Lines before the one containing "In the modal" are to be skipped; reproduce that line and the rest of the records below exactly.

§ Records to process:
########
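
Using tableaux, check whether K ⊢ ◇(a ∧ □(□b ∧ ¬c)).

Tableau for the negation ¬◇(a ∧ □(□b ∧ ¬c)):
1. ¬◇(a ∧ □(□b ∧ ¬c)), u
The negation has an open branch (countermodel exists).

Invalid (countermodel exists)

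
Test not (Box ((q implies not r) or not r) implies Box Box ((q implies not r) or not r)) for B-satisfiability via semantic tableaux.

1. not (Box ((q implies not r) or not r) implies Box Box ((q implies not r) or not r)), w0
2. Box ((q implies not r) or not r), w0
3. not Box Box ((q implies not r) or not r), w0
4. (q implies not r) or not r, w0
5. not r, w0
6. not Box ((q implies not r) or not r), w1
7. (q implies not r) or not r, w1
8. not r, w1
9. not ((q implies not r) or not r), w2
10. not (q implies not r), w2
11. r, w2
12. q, w2
Accessibility: w0Rw0, w0Rw1, w1Rw0, w1Rw1, w1Rw2, w2Rw1, w2Rw2

Satisfiable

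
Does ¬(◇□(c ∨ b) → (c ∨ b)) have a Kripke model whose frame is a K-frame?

1. ¬(◇□(c ∨ b) → (c ∨ b)), u
2. ◇□(c ∨ b), u
3. ¬(c ∨ b), u
4. ¬c, u
5. ¬b, u
6. □(c ∨ b), v
Accessibility: uRv

Satisfiable (open branch found)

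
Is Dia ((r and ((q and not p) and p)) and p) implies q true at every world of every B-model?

Tableau for the negation not (Dia ((r and ((q and not p) and p)) and p) implies q):
1. not (Dia ((r and ((q and not p) and p)) and p) implies q), 0
2. Dia ((r and ((q and not p) and p)) and p), 0
3. not q, 0
4. (r and ((q and not p) and p)) and p, 1
5. r and ((q and not p) and p), 1
6. p, 1
7. r, 1
8. (q and not p) and p, 1
9. q and not p, 1
10. q, 1
11. not p, 1
Accessibility: 0R0, 0R1, 1R0, 1R1
Branch closes: p and not p both at 1.
Every branch of the negation's tableau closes; the branch above is one of them.

Yes, valid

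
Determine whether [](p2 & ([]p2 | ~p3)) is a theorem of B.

Tableau for the negation ~[](p2 & ([]p2 | ~p3)):
1. ~[](p2 & ([]p2 | ~p3)), u
2. ~(p2 & ([]p2 | ~p3)), v
3. ~([]p2 | ~p3), v
4. ~[]p2, v
5. p3, v
6. ~p2, w
Accessibility: uRu, uRv, vRu, vRv, vRw, wRv, wRw
The negation has an open branch (countermodel exists).

No, not valid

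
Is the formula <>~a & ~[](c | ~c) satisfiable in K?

1. <>~a & ~[](c | ~c), u
2. <>~a, u   [&-rule on 1]
3. ~[](c | ~c), u   [&-rule on 1]
4. ~a, v   [<>-rule on 2: fresh world v, uRv]
5. ~(c | ~c), w   [~[]-rule on 3: fresh world w, uRw]
6. ~c, w   [~|-rule on 5]
7. c, w   [~|-rule on 5]
Accessibility: uRv, uRw
Branch closes: c and ~c both at w.
All branches of the tableau close; one closing branch shown above.

No, unsatisfiable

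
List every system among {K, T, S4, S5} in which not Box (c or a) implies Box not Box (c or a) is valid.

S5

S5-tableau for the negation not (not Box (c or a) implies Box not Box (c or a)):
1. not (not Box (c or a) implies Box not Box (c or a)), 0
2. not Box (c or a), 0
3. not Box not Box (c or a), 0
4. not (c or a), 1
5. not c, 1
6. not a, 1
7. Box (c or a), 2
8. c or a, 0
9. c or a, 1
10. c or a, 2
11. a, 0
12. a, 1
Accessibility: 0R0, 0R1, 0R2, 1R0, 1R1, 1R2, 2R0, 2R1, 2R2
Branch closes: a and not a both at 1.
Every branch closes (one shown): valid in S5.
S4-tableau for the negation not (not Box (c or a) implies Box not Box (c or a)):
1. not (not Box (c or a) implies Box not Box (c or a)), 0
2. not Box (c or a), 0
3. not Box not Box (c or a), 0
4. not (c or a), 1
5. not c, 1
6. not a, 1
7. Box (c or a), 2
8. c or a, 2
9. a, 2
Accessibility: 0R0, 0R1, 0R2, 1R1, 2R2
Complete open branch: countermodel on an S4-frame, so not valid in S4, nor in K, T (the same frame is also a K-frame and a T-frame).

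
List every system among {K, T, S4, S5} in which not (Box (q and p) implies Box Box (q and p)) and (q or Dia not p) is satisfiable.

T-tableau for the formula:
1. not (Box (q and p) implies Box Box (q and p)) and (q or Dia not p), w0
2. not (Box (q and p) implies Box Box (q and p)), w0   [and-rule on 1]
3. q or Dia not p, w0   [and-rule on 1]
4. Box (q and p), w0   [neg-implies-rule on 2]
5. not Box Box (q and p), w0   [neg-implies-rule on 2]
6. q and p, w0   [Box-rule on 4 via w0Rw0]
7. q, w0   [and-rule on 6]
8. p, w0   [and-rule on 6]
9. not Box (q and p), w1   [neg-Box-rule on 5: fresh world w1, w0Rw1]
10. q and p, w1   [Box-rule on 4 via w0Rw1]
11. q, w1   [and-rule on 10]
12. p, w1   [and-rule on 10]
13. not (q and p), w2   [neg-Box-rule on 9: fresh world w2, w1Rw2]
14. not p, w2   [neg-and-rule on 13 (branches; this branch)]
Accessibility: w0Rw0, w0Rw1, w1Rw1, w1Rw2, w2Rw2
Complete open branch: satisfiable in T, hence also in K (this T-model is also a K-model).
S4-tableau for the formula:
1. not (Box (q and p) implies Box Box (q and p)) and (q or Dia not p), w0
2. not (Box (q and p) implies Box Box (q and p)), w0   [and-rule on 1]
3. q or Dia not p, w0   [and-rule on 1]
4. Box (q and p), w0   [neg-implies-rule on 2]
5. not Box Box (q and p), w0   [neg-implies-rule on 2]
6. q and p, w0   [Box-rule on 4 via w0Rw0]
7. q, w0   [and-rule on 6]
8. p, w0   [and-rule on 6]
9. not Box (q and p), w1   [neg-Box-rule on 5: fresh world w1, w0Rw1]
10. q and p, w1   [Box-rule on 4 via w0Rw1]
11. q, w1   [and-rule on 10]
12. p, w1   [and-rule on 10]
13. not (q and p), w2   [neg-Box-rule on 9: fresh world w2, w1Rw2]
14. q and p, w2   [Box-rule on 4 via w0Rw2]
15. q, w2   [and-rule on 14]
16. p, w2   [and-rule on 14]
17. not p, w2   [neg-and-rule on 13 (branches; this branch)]
Accessibility: w0Rw0, w0Rw1, w0Rw2, w1Rw1, w1Rw2, w2Rw2
Branch closes: p and not p both at w2.
Every branch closes (one shown): unsatisfiable in S4, hence also in S5 (every S5-frame is an S4-frame).

K, T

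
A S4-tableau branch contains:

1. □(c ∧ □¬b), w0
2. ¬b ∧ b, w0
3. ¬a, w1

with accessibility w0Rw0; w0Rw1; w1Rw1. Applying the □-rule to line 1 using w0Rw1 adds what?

c ∧ □¬b, w1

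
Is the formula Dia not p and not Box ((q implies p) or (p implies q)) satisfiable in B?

1. Dia not p and not Box ((q implies p) or (p implies q)), w0
2. Dia not p, w0
3. not Box ((q implies p) or (p implies q)), w0
4. not p, w1
5. not ((q implies p) or (p implies q)), w2
6. not (q implies p), w2
7. not (p implies q), w2
8. q, w2
9. not p, w2
10. p, w2
11. not q, w2
Accessibility: w0Rw0, w0Rw1, w0Rw2, w1Rw0, w1Rw1, w2Rw0, w2Rw2
Branch closes: p and not p both at w2.
All branches of the tableau close; one closing branch shown above.

No, unsatisfiable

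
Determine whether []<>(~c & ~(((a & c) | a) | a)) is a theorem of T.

Tableau for the negation ~[]<>(~c & ~(((a & c) | a) | a)):
1. ~[]<>(~c & ~(((a & c) | a) | a)), u
2. ~<>(~c & ~(((a & c) | a) | a)), v
3. ~(~c & ~(((a & c) | a) | a)), v
4. ((a & c) | a) | a, v
5. a, v
Accessibility: uRu, uRv, vRv
The negation has an open branch (countermodel exists).

Invalid (countermodel exists)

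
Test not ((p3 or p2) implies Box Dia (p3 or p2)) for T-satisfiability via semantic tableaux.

Satisfiable (open branch found)

1. not ((p3 or p2) implies Box Dia (p3 or p2)), 0
2. p3 or p2, 0   [neg-implies-rule on 1]
3. not Box Dia (p3 or p2), 0   [neg-implies-rule on 1]
4. p2, 0   [or-rule on 2 (branches; this branch)]
5. not Dia (p3 or p2), 1   [neg-Box-rule on 3: fresh world 1, 0R1]
6. not (p3 or p2), 1   [neg-Dia-rule on 5 via 1R1]
7. not p3, 1   [neg-or-rule on 6]
8. not p2, 1   [neg-or-rule on 6]
Accessibility: 0R0, 0R1, 1R1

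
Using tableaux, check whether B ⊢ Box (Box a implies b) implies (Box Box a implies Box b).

Tableau for the negation not (Box (Box a implies b) implies (Box Box a implies Box b)):
1. not (Box (Box a implies b) implies (Box Box a implies Box b)), w0
2. Box (Box a implies b), w0
3. not (Box Box a implies Box b), w0
4. Box Box a, w0
5. not Box b, w0
6. Box a implies b, w0
7. Box a, w0
8. a, w0
9. not Box a, w0
10. not b, w1
11. Box a implies b, w1
12. Box a, w1
13. a, w1
14. not Box a, w1
15. not a, w2
16. Box a implies b, w2
17. Box a, w2
18. a, w2
Accessibility: w0Rw0, w0Rw1, w0Rw2, w1Rw0, w1Rw1, w2Rw0, w2Rw2
Branch closes: a and not a both at w2.
Every branch of the negation's tableau closes; the branch above is one of them.

Yes, valid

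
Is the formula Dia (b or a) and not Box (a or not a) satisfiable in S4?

Unsatisfiable (every branch closes)

1. Dia (b or a) and not Box (a or not a), 0
2. Dia (b or a), 0   [and-rule on 1]
3. not Box (a or not a), 0   [and-rule on 1]
4. b or a, 1   [Dia-rule on 2: fresh world 1, 0R1]
5. a, 1   [or-rule on 4 (branches; this branch)]
6. not (a or not a), 2   [neg-Box-rule on 3: fresh world 2, 0R2]
7. not a, 2   [neg-or-rule on 6]
8. a, 2   [neg-or-rule on 6]
Accessibility: 0R0, 0R1, 0R2, 1R1, 2R2
Branch closes: a and not a both at 2.
(One branch shown.) All branches close.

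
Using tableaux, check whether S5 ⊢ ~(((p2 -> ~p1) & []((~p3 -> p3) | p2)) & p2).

Not valid

Tableau for the negation ((p2 -> ~p1) & []((~p3 -> p3) | p2)) & p2:
1. ((p2 -> ~p1) & []((~p3 -> p3) | p2)) & p2, u
2. (p2 -> ~p1) & []((~p3 -> p3) | p2), u   [&-rule on 1]
3. p2, u   [&-rule on 1]
4. p2 -> ~p1, u   [&-rule on 2]
5. []((~p3 -> p3) | p2), u   [&-rule on 2]
6. (~p3 -> p3) | p2, u   [[]-rule on 5 via uRu]
7. ~p1, u   [->-rule on 4 (branches; this branch)]
Accessibility: uRu
The negation has an open branch (countermodel exists).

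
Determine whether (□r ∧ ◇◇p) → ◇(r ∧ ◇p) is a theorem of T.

Valid in T

Tableau for the negation ¬((□r ∧ ◇◇p) → ◇(r ∧ ◇p)):
1. ¬((□r ∧ ◇◇p) → ◇(r ∧ ◇p)), 0
2. □r ∧ ◇◇p, 0
3. ¬◇(r ∧ ◇p), 0
4. □r, 0
5. ◇◇p, 0
6. ¬(r ∧ ◇p), 0
7. r, 0
8. ¬◇p, 0
9. ¬p, 0
10. ◇p, 1
11. ¬(r ∧ ◇p), 1
12. r, 1
13. ¬p, 1
14. ¬◇p, 1
15. p, 2
16. ¬p, 2
Accessibility: 0R0, 0R1, 1R1, 1R2, 2R2
Branch closes: p and ¬p both at 2.
Every branch of the negation's tableau closes; the branch above is one of them.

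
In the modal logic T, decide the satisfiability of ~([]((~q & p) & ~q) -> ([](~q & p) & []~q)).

No, unsatisfiable

1. ~([]((~q & p) & ~q) -> ([](~q & p) & []~q)), w0
2. []((~q & p) & ~q), w0
3. ~([](~q & p) & []~q), w0
4. (~q & p) & ~q, w0
5. ~q & p, w0
6. ~q, w0
7. p, w0
8. ~[](~q & p), w0
9. ~(~q & p), w1
10. (~q & p) & ~q, w1
11. ~q & p, w1
12. ~q, w1
13. p, w1
14. ~p, w1
Accessibility: w0Rw0, w0Rw1, w1Rw1
Branch closes: p and ~p both at w1.
Every branch closes; the branch above is one of them.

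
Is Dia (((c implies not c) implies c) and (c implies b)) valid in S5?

Invalid (countermodel exists)

Tableau for the negation not Dia (((c implies not c) implies c) and (c implies b)):
1. not Dia (((c implies not c) implies c) and (c implies b)), u
2. not (((c implies not c) implies c) and (c implies b)), u   [neg-Dia-rule on 1 via uRu]
3. not (c implies b), u   [neg-and-rule on 2 (branches; this branch)]
4. c, u   [neg-implies-rule on 3]
5. not b, u   [neg-implies-rule on 3]
Accessibility: uRu
The negation has an open branch (countermodel exists).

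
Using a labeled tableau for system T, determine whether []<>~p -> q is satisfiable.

1. []<>~p -> q, 0
2. q, 0   [->-rule on 1 (branches; this branch)]
Accessibility: 0R0

Yes, satisfiable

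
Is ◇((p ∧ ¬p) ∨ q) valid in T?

No, not valid

Tableau for the negation ¬◇((p ∧ ¬p) ∨ q):
1. ¬◇((p ∧ ¬p) ∨ q), 0
2. ¬((p ∧ ¬p) ∨ q), 0   [¬◇-rule on 1 via 0R0]
3. ¬(p ∧ ¬p), 0   [¬∨-rule on 2]
4. ¬q, 0   [¬∨-rule on 2]
5. p, 0   [¬∧-rule on 3 (branches; this branch)]
Accessibility: 0R0
The negation has an open branch (countermodel exists).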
########
§ Written solution:
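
In the modal logic T, decide the satisfiability of ~([]((~q & p) & ~q) -> ([](~q & p) & []~q)).

No, unsatisfiable

1. ~([]((~q & p) & ~q) -> ([](~q & p) & []~q)), w0
2. []((~q & p) & ~q), w0
3. ~([](~q & p) & []~q), w0
4. (~q & p) & ~q, w0
5. ~q & p, w0
6. ~q, w0
7. p, w0
8. ~[](~q & p), w0
9. ~(~q & p), w1
10. (~q & p) & ~q, w1
11. ~q & p, w1
12. ~q, w1
13. p, w1
14. ~p, w1
Accessibility: w0Rw0, w0Rw1, w1Rw1
Branch closes: p and ~p both at w1.
Every branch closes; the branch above is one of them.

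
Is Dia (((c implies not c) implies c) and (c implies b)) valid in S5?

Invalid (countermodel exists)

Tableau for the negation not Dia (((c implies not c) implies c) and (c implies b)):
1. not Dia (((c implies not c) implies c) and (c implies b)), u
2. not (((c implies not c) implies c) and (c implies b)), u   [neg-Dia-rule on 1 via uRu]
3. not (c implies b), u   [neg-and-rule on 2 (branches; this branch)]
4. c, u   [neg-implies-rule on 3]
5. not b, u   [neg-implies-rule on 3]
Accessibility: uRu
The negation has an open branch (countermodel exists).

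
Using a labeled tableau for system T, determine whether []<>~p -> q is satisfiable.

1. []<>~p -> q, 0
2. q, 0   [->-rule on 1 (branches; this branch)]
Accessibility: 0R0

Yes, satisfiable

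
Is ◇((p ∧ ¬p) ∨ q) valid in T?

No, not valid

Tableau for the negation ¬◇((p ∧ ¬p) ∨ q):
1. ¬◇((p ∧ ¬p) ∨ q), 0
2. ¬((p ∧ ¬p) ∨ q), 0   [¬◇-rule on 1 via 0R0]
3. ¬(p ∧ ¬p), 0   [¬∨-rule on 2]
4. ¬q, 0   [¬∨-rule on 2]
5. p, 0   [¬∧-rule on 3 (branches; this branch)]
Accessibility: 0R0
The negation has an open branch (countermodel exists).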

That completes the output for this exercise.